● EXTRACTED ENTRIES
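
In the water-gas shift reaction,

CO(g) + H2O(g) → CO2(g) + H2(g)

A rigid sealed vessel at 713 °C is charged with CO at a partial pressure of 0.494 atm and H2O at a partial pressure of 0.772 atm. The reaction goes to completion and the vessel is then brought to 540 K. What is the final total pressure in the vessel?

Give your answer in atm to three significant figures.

0.693 atm

With V and T fixed, P_i ∝ n_i, so the mole ratios apply directly to partial pressures at 713 °C.
P(H2O) required for 0.494 atm of CO = (1/1) × 0.494 = 0.4940 atm; available 0.772 atm, so CO is limiting.
P(H2O) remaining = 0.772 − (1/1) × 0.494 = 0.2780 atm
P(gaseous products) = (1+1)/1 × 0.494 = 0.9880 atm
P_total at 713 °C = 0.2780 + 0.9880 = 1.266 atm
Scaling to 540 K: P = 1.266 × 540/986.15 = 0.6932 atm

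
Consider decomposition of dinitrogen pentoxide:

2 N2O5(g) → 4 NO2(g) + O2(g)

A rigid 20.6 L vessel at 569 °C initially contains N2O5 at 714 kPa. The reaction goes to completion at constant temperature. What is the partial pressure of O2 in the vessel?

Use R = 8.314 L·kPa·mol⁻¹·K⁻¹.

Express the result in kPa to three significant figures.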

● DESCRIPTION OF THE TASK
Only the lines from the one holding "Give your answer" to the end of the entries above belong in the answer, each copied exactly.

● OUTPUT FOR THIS EXERCISE
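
Give your answer in atm to three significant figures.

0.693 atm

With V and T fixed, P_i ∝ n_i, so the mole ratios apply directly to partial pressures at 713 °C.
P(H2O) required for 0.494 atm of CO = (1/1) × 0.494 = 0.4940 atm; available 0.772 atm, so CO is limiting.
P(H2O) remaining = 0.772 − (1/1) × 0.494 = 0.2780 atm
P(gaseous products) = (1+1)/1 × 0.494 = 0.9880 atm
P_total at 713 °C = 0.2780 + 0.9880 = 1.266 atm
Scaling to 540 K: P = 1.266 × 540/986.15 = 0.6932 atm

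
Consider decomposition of dinitrogen pentoxide:

2 N2O5(g) → 4 NO2(g) + O2(g)

A rigid 20.6 L vessel at 569 °C initially contains N2O5 at 714 kPa. The reaction goes to completion at constant temperature. What is the partial pressure of O2 in the vessel?

Use R = 8.314 L·kPa·mol⁻¹·K⁻¹.

Express the result in kPa to three significant figures.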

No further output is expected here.